Work order: Beneath this line are the data; copy exactly the part of them that opens with the line containing "In the language Bato, rounding" and closes with the line containing "- targets (can acquire [+nasal]", and only that part.

Segment Start: Records for processing

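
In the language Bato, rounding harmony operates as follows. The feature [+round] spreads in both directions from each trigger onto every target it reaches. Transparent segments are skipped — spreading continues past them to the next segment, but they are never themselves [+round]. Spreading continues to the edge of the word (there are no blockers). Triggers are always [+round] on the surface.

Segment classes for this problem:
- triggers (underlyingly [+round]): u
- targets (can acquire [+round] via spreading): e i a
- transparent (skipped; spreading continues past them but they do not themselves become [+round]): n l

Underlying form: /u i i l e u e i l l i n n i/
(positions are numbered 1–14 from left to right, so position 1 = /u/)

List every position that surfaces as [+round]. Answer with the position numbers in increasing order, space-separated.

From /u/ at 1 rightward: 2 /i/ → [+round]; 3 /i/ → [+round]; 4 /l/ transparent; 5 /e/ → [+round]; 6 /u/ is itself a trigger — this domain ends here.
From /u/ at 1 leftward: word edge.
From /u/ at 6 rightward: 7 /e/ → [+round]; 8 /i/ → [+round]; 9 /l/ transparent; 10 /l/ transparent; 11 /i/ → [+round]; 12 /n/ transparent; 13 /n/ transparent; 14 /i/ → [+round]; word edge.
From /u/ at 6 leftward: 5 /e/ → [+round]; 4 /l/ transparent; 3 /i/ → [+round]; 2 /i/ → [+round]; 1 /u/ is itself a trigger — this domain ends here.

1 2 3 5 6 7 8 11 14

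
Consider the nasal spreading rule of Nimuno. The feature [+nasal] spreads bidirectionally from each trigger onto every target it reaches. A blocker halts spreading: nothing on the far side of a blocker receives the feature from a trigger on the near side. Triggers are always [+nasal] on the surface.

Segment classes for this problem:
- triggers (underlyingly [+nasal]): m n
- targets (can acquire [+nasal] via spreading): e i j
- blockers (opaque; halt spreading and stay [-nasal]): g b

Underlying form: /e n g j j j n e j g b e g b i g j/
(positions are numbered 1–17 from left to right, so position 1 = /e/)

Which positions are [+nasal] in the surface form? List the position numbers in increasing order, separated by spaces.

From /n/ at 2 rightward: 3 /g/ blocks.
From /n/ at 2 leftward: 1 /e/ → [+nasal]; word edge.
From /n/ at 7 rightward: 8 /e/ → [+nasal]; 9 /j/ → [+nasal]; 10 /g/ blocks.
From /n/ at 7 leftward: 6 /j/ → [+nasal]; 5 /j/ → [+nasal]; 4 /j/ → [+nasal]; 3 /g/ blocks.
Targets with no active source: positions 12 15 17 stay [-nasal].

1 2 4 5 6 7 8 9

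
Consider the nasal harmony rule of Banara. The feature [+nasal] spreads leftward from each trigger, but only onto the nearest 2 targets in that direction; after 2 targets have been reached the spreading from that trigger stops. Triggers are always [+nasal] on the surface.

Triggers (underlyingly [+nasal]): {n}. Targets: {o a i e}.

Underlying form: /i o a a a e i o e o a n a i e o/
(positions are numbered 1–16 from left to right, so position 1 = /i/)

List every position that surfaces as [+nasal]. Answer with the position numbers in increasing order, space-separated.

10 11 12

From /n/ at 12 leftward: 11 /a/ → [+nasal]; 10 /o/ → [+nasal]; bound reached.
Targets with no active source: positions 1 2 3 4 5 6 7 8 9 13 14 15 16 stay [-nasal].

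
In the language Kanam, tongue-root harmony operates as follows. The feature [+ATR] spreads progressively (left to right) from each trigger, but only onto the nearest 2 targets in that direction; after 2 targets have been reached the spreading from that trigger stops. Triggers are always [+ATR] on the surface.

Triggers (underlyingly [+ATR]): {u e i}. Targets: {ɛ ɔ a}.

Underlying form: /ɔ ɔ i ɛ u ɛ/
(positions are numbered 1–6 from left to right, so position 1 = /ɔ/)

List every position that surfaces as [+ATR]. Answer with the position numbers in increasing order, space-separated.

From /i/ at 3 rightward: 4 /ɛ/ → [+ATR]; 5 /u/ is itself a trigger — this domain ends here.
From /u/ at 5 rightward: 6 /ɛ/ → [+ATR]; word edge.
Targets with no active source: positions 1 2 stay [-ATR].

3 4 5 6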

Segment End: Records for processing
Segment Start: Records for processing

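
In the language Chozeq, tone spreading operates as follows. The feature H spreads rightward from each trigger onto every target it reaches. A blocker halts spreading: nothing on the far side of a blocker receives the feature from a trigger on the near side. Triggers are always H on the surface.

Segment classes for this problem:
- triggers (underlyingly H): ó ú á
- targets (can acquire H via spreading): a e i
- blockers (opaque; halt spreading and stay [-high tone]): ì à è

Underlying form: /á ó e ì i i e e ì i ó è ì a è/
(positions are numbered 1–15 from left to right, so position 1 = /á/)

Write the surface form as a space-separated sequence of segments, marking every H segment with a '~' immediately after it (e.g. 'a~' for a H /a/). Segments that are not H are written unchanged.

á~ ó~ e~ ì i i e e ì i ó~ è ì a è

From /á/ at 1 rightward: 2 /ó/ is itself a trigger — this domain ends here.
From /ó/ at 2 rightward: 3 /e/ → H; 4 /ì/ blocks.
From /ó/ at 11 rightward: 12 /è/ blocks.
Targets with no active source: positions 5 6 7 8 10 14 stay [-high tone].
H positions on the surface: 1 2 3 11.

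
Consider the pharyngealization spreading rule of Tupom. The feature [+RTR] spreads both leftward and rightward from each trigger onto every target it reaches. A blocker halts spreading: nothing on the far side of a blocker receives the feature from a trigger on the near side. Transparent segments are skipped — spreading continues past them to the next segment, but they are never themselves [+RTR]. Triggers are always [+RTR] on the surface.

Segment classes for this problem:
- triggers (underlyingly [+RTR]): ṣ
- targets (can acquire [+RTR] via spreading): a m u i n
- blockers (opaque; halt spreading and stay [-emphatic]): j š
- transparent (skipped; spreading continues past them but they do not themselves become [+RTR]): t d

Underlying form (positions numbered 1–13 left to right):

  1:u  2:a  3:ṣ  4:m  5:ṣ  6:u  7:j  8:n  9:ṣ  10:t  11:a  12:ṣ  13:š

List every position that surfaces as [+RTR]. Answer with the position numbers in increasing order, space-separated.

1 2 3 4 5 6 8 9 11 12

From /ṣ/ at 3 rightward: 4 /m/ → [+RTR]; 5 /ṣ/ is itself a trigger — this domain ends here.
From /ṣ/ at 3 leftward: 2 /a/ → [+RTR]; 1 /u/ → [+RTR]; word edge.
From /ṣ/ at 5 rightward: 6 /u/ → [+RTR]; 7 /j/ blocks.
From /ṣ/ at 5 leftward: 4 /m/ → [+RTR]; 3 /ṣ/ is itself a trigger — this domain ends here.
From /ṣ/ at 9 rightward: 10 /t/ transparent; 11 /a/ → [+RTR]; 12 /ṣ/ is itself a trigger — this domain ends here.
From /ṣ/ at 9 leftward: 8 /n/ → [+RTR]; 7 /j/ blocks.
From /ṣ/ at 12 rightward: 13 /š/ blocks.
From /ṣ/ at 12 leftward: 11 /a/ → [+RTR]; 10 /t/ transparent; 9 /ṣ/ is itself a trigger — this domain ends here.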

Segment End: Records for processing

Result for this task:
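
In the language Bato, rounding harmony operates as follows. The feature [+round] spreads in both directions from each trigger onto every target it reaches. Transparent segments are skipped — spreading continues past them to the next segment, but they are never themselves [+round]. Spreading continues to the edge of the word (there are no blockers). Triggers are always [+round] on the surface.

Segment classes for this problem:
- triggers (underlyingly [+round]): u
- targets (can acquire [+round] via spreading): e i a
- transparent (skipped; spreading continues past them but they do not themselves become [+round]): n l

Underlying form: /u i i l e u e i l l i n n i/
(positions are numbered 1–14 from left to right, so position 1 = /u/)

List every position that surfaces as [+round]. Answer with the position numbers in increasing order, space-separated.

From /u/ at 1 rightward: 2 /i/ → [+round]; 3 /i/ → [+round]; 4 /l/ transparent; 5 /e/ → [+round]; 6 /u/ is itself a trigger — this domain ends here.
From /u/ at 1 leftward: word edge.
From /u/ at 6 rightward: 7 /e/ → [+round]; 8 /i/ → [+round]; 9 /l/ transparent; 10 /l/ transparent; 11 /i/ → [+round]; 12 /n/ transparent; 13 /n/ transparent; 14 /i/ → [+round]; word edge.
From /u/ at 6 leftward: 5 /e/ → [+round]; 4 /l/ transparent; 3 /i/ → [+round]; 2 /i/ → [+round]; 1 /u/ is itself a trigger — this domain ends here.

1 2 3 5 6 7 8 11 14

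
Consider the nasal spreading rule of Nimuno. The feature [+nasal] spreads bidirectionally from each trigger onto every target it reaches. A blocker halts spreading: nothing on the far side of a blocker receives the feature from a trigger on the near side. Triggers are always [+nasal] on the surface.

Segment classes for this problem:
- triggers (underlyingly [+nasal]): m n
- targets (can acquire [+nasal] via spreading): e i j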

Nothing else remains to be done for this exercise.